# Your goal:
Filter the data below for the string "chain" and copy each matching line.
Top of Working data
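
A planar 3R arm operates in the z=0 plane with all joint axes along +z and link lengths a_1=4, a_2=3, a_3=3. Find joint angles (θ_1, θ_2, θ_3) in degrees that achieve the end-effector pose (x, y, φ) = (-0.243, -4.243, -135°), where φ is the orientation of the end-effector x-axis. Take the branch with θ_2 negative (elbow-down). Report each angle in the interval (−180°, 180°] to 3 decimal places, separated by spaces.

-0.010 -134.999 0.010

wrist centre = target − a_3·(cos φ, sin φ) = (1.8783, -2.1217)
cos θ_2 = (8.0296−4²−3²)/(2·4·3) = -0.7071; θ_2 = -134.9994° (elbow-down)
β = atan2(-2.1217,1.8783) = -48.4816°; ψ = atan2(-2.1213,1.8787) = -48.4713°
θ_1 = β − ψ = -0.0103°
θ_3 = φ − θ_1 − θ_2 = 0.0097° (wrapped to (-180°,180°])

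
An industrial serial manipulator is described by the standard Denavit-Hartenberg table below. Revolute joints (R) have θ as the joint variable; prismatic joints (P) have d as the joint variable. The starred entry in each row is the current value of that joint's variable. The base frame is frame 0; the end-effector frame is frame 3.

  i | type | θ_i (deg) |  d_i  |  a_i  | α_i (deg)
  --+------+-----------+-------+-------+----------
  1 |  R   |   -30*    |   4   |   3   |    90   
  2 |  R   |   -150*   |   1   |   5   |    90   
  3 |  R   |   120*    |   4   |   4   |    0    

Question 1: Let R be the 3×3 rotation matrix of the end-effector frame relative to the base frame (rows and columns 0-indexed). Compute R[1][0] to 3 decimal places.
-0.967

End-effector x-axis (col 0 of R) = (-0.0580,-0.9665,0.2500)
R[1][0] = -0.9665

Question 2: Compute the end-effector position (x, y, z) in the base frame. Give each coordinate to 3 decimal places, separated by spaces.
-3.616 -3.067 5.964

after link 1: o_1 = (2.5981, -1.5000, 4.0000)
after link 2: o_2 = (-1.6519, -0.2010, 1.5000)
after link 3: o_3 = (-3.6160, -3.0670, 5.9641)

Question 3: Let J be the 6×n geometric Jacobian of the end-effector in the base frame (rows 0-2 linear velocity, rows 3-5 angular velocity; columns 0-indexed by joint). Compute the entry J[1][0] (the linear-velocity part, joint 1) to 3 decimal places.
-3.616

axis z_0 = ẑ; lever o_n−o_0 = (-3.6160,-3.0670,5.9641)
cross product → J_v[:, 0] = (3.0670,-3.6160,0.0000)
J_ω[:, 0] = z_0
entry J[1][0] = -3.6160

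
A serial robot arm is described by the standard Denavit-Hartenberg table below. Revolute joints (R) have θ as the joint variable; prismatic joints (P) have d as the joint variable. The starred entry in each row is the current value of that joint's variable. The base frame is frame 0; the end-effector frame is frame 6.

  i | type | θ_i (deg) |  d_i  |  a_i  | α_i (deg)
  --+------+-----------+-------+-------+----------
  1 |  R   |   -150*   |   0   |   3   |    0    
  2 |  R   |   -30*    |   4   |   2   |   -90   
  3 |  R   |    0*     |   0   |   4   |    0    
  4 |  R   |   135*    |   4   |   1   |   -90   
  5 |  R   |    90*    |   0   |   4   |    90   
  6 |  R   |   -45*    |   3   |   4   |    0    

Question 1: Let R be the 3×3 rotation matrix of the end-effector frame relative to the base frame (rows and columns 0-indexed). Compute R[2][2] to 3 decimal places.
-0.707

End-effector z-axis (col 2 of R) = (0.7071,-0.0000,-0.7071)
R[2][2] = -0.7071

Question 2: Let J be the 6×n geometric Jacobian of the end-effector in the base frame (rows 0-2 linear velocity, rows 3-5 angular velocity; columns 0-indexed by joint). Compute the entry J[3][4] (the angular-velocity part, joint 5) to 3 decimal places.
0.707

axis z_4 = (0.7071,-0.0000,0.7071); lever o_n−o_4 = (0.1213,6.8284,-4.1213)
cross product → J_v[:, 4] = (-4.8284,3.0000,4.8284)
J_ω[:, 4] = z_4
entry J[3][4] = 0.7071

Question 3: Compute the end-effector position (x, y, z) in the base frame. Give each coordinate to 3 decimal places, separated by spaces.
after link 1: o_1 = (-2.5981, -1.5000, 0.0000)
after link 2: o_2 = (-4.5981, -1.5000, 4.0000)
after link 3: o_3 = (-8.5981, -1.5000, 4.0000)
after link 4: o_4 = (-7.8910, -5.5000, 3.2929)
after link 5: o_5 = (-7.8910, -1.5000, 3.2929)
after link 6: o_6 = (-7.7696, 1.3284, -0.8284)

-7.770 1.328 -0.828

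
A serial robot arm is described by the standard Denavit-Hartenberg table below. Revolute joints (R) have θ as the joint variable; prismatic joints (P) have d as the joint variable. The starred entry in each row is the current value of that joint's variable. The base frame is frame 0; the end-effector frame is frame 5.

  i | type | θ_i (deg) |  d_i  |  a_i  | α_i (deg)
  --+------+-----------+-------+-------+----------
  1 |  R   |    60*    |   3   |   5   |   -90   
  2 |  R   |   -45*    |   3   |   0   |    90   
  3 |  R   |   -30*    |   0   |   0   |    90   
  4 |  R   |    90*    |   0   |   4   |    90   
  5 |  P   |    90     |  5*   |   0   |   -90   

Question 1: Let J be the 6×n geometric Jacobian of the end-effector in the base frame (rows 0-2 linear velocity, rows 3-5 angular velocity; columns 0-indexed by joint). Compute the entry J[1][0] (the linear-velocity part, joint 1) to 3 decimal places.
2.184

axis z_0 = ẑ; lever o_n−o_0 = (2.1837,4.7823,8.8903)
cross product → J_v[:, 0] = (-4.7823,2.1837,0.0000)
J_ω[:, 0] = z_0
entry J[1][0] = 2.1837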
Bottom of Working data
Top of Working data
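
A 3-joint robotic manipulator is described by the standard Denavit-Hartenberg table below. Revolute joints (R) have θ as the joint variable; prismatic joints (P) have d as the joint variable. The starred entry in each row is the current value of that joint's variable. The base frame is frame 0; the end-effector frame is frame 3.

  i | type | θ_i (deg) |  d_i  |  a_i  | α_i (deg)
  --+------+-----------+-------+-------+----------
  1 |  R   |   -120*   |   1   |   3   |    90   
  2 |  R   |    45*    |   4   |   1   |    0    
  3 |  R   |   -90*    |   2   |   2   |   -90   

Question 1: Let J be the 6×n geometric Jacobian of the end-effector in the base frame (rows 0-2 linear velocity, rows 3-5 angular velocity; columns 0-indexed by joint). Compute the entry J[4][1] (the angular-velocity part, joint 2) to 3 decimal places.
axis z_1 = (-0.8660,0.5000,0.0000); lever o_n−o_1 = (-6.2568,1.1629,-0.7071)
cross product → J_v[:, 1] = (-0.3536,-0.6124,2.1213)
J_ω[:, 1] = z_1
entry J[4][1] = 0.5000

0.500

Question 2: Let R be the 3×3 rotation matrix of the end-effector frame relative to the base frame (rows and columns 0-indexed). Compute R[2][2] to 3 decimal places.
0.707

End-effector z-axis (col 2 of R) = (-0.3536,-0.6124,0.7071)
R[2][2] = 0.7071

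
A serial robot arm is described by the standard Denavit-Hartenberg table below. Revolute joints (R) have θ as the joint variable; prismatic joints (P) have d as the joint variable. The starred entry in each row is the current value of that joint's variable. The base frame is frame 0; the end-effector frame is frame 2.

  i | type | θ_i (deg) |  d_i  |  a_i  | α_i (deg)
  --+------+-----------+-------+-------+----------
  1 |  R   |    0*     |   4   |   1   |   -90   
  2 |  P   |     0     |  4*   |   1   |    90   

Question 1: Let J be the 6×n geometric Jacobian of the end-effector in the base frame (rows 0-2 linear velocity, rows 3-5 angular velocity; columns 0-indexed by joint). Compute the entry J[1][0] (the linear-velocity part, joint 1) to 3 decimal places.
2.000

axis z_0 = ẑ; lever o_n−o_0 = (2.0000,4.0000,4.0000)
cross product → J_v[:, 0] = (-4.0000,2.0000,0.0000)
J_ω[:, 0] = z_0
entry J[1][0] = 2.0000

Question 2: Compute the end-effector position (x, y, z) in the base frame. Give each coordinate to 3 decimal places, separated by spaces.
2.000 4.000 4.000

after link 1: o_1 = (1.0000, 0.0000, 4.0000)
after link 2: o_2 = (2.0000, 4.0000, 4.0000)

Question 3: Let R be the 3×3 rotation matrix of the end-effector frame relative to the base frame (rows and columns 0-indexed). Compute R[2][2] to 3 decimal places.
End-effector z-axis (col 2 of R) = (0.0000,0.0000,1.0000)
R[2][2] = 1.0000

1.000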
Bottom of Working data
Top of Working data
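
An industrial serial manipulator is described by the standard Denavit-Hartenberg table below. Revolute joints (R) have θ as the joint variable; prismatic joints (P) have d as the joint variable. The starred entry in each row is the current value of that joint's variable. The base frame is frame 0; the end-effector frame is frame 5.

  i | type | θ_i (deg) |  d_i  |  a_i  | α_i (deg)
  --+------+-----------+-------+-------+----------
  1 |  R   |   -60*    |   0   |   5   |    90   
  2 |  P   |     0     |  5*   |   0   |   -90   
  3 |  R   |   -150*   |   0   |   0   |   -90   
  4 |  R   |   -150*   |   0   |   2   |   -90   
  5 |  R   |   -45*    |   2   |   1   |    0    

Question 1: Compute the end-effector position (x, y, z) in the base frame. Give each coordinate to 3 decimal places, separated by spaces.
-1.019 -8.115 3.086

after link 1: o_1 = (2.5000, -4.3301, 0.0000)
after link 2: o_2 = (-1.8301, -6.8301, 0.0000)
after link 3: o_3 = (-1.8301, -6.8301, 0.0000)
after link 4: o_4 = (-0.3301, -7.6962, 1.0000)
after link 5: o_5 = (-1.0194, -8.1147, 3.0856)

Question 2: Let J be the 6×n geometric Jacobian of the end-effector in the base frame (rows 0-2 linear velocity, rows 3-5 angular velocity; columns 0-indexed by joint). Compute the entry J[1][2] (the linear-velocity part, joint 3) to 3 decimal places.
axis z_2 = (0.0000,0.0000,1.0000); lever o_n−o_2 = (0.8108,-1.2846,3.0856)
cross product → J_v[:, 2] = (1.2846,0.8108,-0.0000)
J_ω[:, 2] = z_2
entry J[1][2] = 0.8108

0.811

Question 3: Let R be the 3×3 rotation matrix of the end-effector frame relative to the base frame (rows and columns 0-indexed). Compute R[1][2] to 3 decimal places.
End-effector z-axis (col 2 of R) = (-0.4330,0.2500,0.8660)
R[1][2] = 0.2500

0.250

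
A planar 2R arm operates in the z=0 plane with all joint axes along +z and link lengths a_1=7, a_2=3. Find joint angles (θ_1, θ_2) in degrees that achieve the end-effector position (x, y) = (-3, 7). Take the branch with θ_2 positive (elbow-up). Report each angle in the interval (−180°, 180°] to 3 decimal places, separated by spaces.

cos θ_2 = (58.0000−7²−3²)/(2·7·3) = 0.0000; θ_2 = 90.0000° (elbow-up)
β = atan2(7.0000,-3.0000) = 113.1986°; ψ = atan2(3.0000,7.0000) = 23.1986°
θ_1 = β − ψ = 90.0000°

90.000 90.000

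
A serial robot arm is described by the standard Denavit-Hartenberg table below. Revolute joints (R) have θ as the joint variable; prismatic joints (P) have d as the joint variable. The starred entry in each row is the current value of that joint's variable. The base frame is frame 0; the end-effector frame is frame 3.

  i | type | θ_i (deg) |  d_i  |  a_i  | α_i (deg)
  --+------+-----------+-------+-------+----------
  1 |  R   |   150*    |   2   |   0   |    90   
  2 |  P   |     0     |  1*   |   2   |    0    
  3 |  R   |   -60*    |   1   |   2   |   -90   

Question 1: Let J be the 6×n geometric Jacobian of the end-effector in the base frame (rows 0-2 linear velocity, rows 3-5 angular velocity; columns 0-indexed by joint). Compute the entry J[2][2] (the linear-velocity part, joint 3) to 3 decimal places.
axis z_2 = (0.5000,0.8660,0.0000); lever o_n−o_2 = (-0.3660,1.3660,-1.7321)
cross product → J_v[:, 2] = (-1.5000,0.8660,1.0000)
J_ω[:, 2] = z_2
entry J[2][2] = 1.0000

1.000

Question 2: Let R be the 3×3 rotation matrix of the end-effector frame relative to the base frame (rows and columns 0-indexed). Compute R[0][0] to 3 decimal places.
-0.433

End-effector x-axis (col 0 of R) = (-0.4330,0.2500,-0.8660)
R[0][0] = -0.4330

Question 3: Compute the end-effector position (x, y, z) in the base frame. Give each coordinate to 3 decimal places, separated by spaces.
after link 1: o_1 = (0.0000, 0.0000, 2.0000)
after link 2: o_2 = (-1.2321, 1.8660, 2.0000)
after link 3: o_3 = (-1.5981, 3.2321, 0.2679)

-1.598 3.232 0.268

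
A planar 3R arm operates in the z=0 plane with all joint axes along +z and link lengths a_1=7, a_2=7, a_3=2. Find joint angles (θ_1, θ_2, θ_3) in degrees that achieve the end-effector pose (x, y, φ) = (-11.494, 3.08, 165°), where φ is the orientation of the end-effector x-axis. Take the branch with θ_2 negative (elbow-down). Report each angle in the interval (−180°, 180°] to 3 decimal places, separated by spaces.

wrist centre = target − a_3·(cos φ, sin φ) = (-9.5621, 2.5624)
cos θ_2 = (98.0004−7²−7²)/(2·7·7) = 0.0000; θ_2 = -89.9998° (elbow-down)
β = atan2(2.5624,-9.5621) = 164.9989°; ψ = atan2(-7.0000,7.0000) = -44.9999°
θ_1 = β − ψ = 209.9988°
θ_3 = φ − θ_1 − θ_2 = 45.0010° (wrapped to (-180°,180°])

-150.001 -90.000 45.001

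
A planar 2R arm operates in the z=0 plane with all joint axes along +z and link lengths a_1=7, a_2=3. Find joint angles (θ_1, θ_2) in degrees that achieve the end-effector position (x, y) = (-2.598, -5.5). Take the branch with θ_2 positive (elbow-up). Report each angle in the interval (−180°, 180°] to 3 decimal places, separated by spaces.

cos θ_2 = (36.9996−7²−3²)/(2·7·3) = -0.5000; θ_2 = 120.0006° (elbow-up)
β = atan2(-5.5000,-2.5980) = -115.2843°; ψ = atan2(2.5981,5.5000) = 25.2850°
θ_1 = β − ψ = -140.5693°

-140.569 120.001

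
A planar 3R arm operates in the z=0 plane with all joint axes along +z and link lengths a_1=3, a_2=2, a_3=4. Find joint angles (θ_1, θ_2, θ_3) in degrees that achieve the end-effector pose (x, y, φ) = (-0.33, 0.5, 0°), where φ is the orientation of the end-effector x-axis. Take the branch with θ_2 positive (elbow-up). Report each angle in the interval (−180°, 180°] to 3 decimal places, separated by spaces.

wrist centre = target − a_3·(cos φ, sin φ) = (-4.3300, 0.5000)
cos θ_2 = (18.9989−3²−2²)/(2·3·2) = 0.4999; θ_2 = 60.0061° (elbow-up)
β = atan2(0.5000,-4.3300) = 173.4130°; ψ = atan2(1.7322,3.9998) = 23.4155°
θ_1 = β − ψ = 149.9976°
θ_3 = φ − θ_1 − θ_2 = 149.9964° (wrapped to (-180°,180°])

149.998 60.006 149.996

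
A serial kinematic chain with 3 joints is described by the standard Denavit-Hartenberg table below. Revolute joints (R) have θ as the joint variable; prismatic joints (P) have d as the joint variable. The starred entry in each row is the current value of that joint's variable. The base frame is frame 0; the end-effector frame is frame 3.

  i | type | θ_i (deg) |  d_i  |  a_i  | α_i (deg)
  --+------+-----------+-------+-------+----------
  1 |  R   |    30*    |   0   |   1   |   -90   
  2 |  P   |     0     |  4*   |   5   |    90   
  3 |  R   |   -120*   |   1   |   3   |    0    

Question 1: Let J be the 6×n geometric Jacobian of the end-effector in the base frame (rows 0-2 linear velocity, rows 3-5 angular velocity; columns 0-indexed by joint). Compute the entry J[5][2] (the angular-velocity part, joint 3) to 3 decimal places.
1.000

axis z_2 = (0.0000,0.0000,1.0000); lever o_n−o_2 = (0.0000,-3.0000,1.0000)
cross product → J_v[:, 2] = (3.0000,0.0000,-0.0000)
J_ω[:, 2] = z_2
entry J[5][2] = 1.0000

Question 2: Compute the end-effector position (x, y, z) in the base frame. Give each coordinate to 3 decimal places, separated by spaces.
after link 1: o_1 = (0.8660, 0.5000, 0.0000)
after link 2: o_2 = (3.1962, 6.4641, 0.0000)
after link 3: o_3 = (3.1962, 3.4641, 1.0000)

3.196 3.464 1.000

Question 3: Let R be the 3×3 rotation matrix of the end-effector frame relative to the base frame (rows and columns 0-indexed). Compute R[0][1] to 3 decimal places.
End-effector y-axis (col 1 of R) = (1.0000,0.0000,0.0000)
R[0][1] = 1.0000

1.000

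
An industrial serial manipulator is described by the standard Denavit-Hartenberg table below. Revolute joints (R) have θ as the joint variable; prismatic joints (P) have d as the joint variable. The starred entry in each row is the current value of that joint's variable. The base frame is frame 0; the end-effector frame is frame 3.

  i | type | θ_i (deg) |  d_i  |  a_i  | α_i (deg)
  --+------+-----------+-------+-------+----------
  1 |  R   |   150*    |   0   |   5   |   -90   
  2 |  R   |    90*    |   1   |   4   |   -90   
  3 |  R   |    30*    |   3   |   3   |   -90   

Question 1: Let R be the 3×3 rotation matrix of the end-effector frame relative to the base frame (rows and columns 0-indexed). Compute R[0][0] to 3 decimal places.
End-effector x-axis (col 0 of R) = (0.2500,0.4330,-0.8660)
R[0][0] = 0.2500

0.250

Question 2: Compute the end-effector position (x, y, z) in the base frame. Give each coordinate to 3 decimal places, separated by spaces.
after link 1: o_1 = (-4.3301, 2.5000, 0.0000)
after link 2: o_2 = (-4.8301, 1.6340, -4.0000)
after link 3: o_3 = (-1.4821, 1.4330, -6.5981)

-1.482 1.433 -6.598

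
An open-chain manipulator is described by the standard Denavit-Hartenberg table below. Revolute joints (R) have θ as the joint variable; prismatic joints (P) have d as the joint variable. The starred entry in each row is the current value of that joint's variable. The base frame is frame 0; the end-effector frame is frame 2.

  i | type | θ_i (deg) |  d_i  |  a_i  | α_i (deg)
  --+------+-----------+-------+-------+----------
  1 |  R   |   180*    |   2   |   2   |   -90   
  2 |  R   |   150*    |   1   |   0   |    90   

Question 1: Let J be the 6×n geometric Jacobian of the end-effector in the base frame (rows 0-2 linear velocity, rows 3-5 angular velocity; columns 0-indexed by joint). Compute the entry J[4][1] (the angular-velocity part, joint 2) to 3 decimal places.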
Bottom of Working data
# Exercise output:
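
A serial kinematic chain with 3 joints is described by the standard Denavit-Hartenberg table below. Revolute joints (R) have θ as the joint variable; prismatic joints (P) have d as the joint variable. The starred entry in each row is the current value of that joint's variable. The base frame is frame 0; the end-effector frame is frame 3.
An open-chain manipulator is described by the standard Denavit-Hartenberg table below. Revolute joints (R) have θ as the joint variable; prismatic joints (P) have d as the joint variable. The starred entry in each row is the current value of that joint's variable. The base frame is frame 0; the end-effector frame is frame 2.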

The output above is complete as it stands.